- Task objective -
Return exactly the line that contains "A sports scientist" and all lines beneath it in the entries, through the very last one.

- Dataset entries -
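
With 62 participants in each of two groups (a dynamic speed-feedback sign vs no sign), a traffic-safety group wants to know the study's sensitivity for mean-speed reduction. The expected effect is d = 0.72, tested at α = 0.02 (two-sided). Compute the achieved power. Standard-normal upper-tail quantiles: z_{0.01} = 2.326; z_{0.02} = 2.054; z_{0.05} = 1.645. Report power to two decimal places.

power ≈ 0.95

For two equal groups, power = Φ(d·√(n/2) − z_{α/2}).
d·√(n/2) = 0.72 × √(62/2) = 0.72 × 5.568 = 4.009.
z_β = 4.009 − 2.326 = 1.683.
Power = Φ(1.683) = 0.954.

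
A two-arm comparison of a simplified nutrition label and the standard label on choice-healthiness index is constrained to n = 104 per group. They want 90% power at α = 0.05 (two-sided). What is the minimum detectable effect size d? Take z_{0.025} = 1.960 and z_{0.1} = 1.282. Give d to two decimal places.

For two independent groups of n = 104 each: d_min = (z_{α/2} + z_β)·√(2/n).
z-sum = 1.960 + 1.282 = 3.242.
d_min = 3.242 × √(2/104) = 3.242 × 0.1387 = 0.450.

d_min ≈ 0.45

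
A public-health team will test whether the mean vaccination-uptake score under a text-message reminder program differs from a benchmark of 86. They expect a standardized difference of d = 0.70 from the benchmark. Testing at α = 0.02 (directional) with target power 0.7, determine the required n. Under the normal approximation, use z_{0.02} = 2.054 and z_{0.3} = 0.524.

For a one-sample test: n = ((z_{α} + z_β) / d)².
z_{α} + z_β = 2.054 + 0.524 = 2.578.
n = (2.578 / 0.70)² = 3.683² = 13.56.
Round up.

n = 14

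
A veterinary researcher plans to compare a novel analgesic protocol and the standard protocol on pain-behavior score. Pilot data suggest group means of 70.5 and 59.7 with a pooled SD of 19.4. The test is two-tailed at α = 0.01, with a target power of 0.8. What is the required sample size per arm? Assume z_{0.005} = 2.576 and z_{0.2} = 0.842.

Cohen's d = |M₁ − M₂| / SD_pooled = |70.5 − 59.7| / 19.4 = 10.8 / 19.4 = 0.557.
For two independent groups with equal n: n = 2·((z_{α/2} + z_β) / d)².
z_{α/2} + z_β = 2.576 + 0.842 = 3.418.
n = 2 × (3.418 / 0.557)² = 2 × 6.136² = 2 × 37.66 = 75.3.
Round up to the next whole participant.

n = 76 per group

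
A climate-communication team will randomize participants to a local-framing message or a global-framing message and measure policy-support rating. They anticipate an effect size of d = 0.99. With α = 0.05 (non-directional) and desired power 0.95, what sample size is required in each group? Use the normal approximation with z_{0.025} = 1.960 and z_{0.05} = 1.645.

n = 27 per group

For two independent groups with equal n: n = 2·((z_{α/2} + z_β) / d)².
z_{α/2} + z_β = 1.960 + 1.645 = 3.605.
n = 2 × (3.605 / 0.99)² = 2 × 3.641² = 2 × 13.26 = 26.5.
Round up to the next whole participant.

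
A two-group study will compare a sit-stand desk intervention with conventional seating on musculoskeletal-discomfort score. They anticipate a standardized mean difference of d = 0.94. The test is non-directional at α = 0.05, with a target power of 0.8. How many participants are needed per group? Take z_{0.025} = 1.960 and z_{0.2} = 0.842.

For two independent groups with equal n: n = 2·((z_{α/2} + z_β) / d)².
z_{α/2} + z_β = 1.960 + 0.842 = 2.802.
n = 2 × (2.802 / 0.94)² = 2 × 2.981² = 2 × 8.89 = 17.8.
Round up to the next whole participant.

n = 18 per group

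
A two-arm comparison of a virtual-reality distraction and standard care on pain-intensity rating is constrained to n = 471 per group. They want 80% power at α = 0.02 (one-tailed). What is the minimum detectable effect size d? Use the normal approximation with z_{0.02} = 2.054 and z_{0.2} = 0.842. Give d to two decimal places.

d_min ≈ 0.19

For two independent groups of n = 471 each: d_min = (z_{α} + z_β)·√(2/n).
z-sum = 2.054 + 0.842 = 2.896.
d_min = 2.896 × √(2/471) = 2.896 × 0.0652 = 0.189.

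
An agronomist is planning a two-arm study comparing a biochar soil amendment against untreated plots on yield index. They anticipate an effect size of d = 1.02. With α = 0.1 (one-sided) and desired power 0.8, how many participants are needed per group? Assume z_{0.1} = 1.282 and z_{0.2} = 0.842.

n = 9 per group

For two independent groups with equal n: n = 2·((z_{α} + z_β) / d)².
z_{α} + z_β = 1.282 + 0.842 = 2.124.
n = 2 × (2.124 / 1.02)² = 2 × 2.082² = 2 × 4.34 = 8.7.
Round up to the next whole participant.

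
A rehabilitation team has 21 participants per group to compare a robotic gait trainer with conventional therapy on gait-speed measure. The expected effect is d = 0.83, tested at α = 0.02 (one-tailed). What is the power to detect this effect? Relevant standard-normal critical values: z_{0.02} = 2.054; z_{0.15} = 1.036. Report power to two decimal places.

For two equal groups, power = Φ(d·√(n/2) − z_{α}).
d·√(n/2) = 0.83 × √(21/2) = 0.83 × 3.240 = 2.690.
z_β = 2.690 − 2.054 = 0.636.
Power = Φ(0.636) = 0.737.

power ≈ 0.74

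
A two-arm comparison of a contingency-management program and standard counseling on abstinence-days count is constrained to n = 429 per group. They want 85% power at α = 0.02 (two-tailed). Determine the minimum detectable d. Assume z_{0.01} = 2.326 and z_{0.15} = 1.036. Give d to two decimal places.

d_min ≈ 0.23

For two independent groups of n = 429 each: d_min = (z_{α/2} + z_β)·√(2/n).
z-sum = 2.326 + 1.036 = 3.362.
d_min = 3.362 × √(2/429) = 3.362 × 0.0683 = 0.230.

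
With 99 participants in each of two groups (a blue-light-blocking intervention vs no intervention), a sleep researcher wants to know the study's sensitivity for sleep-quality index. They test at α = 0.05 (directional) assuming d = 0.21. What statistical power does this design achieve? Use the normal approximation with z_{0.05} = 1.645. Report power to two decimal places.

For two equal groups, power = Φ(d·√(n/2) − z_{α}).
d·√(n/2) = 0.21 × √(99/2) = 0.21 × 7.036 = 1.477.
z_β = 1.477 − 1.645 = -0.168.
Power = Φ(-0.168) = 0.433.

power ≈ 0.43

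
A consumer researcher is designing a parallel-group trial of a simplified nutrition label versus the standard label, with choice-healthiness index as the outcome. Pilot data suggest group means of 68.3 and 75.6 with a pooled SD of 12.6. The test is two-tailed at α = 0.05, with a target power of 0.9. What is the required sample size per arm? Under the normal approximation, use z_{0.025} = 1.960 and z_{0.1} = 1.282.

Cohen's d = |M₁ − M₂| / SD_pooled = |68.3 − 75.6| / 12.6 = 7.3 / 12.6 = 0.579.
For two independent groups with equal n: n = 2·((z_{α/2} + z_β) / d)².
z_{α/2} + z_β = 1.960 + 1.282 = 3.242.
n = 2 × (3.242 / 0.579)² = 2 × 5.599² = 2 × 31.35 = 62.7.
Round up to the next whole participant.

n = 63 per group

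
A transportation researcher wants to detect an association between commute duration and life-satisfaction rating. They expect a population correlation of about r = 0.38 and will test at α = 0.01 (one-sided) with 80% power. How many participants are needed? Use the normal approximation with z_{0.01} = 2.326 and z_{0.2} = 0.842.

Fisher's z: C = ½·ln((1+r)/(1−r)) = ½·ln(2.2258) = 0.4001.
n = ((z_{α} + z_β)/C)² + 3.
(2.326 + 0.842) / 0.4001 = 3.168 / 0.4001 = 7.918.
n = 7.918² + 3 = 62.70 + 3 = 65.7.
Round up.

n = 66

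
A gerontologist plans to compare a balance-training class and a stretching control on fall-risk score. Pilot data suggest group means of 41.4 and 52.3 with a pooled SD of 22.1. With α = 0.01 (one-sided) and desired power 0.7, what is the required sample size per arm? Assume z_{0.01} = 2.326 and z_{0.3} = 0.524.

n = 67 per group

Cohen's d = |M₁ − M₂| / SD_pooled = |41.4 − 52.3| / 22.1 = 10.9 / 22.1 = 0.493.
For two independent groups with equal n: n = 2·((z_{α} + z_β) / d)².
z_{α} + z_β = 2.326 + 0.524 = 2.850.
n = 2 × (2.850 / 0.493)² = 2 × 5.781² = 2 × 33.42 = 66.8.
Round up to the next whole participant.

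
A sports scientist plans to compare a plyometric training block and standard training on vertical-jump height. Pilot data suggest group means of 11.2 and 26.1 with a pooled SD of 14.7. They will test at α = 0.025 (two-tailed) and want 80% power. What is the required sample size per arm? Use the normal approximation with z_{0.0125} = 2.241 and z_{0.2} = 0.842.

Cohen's d = |M₁ − M₂| / SD_pooled = |11.2 − 26.1| / 14.7 = 14.9 / 14.7 = 1.014.
For two independent groups with equal n: n = 2·((z_{α/2} + z_β) / d)².
z_{α/2} + z_β = 2.241 + 0.842 = 3.083.
n = 2 × (3.083 / 1.014)² = 2 × 3.040² = 2 × 9.24 = 18.5.
Round up to the next whole participant.

n = 19 per group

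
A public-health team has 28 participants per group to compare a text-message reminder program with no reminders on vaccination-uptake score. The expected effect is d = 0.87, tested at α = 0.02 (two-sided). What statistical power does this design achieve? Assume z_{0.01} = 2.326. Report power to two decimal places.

power ≈ 0.82

For two equal groups, power = Φ(d·√(n/2) − z_{α/2}).
d·√(n/2) = 0.87 × √(28/2) = 0.87 × 3.742 = 3.255.
z_β = 3.255 − 2.326 = 0.929.
Power = Φ(0.929) = 0.824.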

- Expected answer -
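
A sports scientist plans to compare a plyometric training block and standard training on vertical-jump height. Pilot data suggest group means of 11.2 and 26.1 with a pooled SD of 14.7. They will test at α = 0.025 (two-tailed) and want 80% power. What is the required sample size per arm? Use the normal approximation with z_{0.0125} = 2.241 and z_{0.2} = 0.842.

Cohen's d = |M₁ − M₂| / SD_pooled = |11.2 − 26.1| / 14.7 = 14.9 / 14.7 = 1.014.
For two independent groups with equal n: n = 2·((z_{α/2} + z_β) / d)².
z_{α/2} + z_β = 2.241 + 0.842 = 3.083.
n = 2 × (3.083 / 1.014)² = 2 × 3.040² = 2 × 9.24 = 18.5.
Round up to the next whole participant.

n = 19 per group

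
A public-health team has 28 participants per group to compare a text-message reminder program with no reminders on vaccination-uptake score. The expected effect is d = 0.87, tested at α = 0.02 (two-sided). What statistical power does this design achieve? Assume z_{0.01} = 2.326. Report power to two decimal places.

power ≈ 0.82

For two equal groups, power = Φ(d·√(n/2) − z_{α/2}).
d·√(n/2) = 0.87 × √(28/2) = 0.87 × 3.742 = 3.255.
z_β = 3.255 − 2.326 = 0.929.
Power = Φ(0.929) = 0.824.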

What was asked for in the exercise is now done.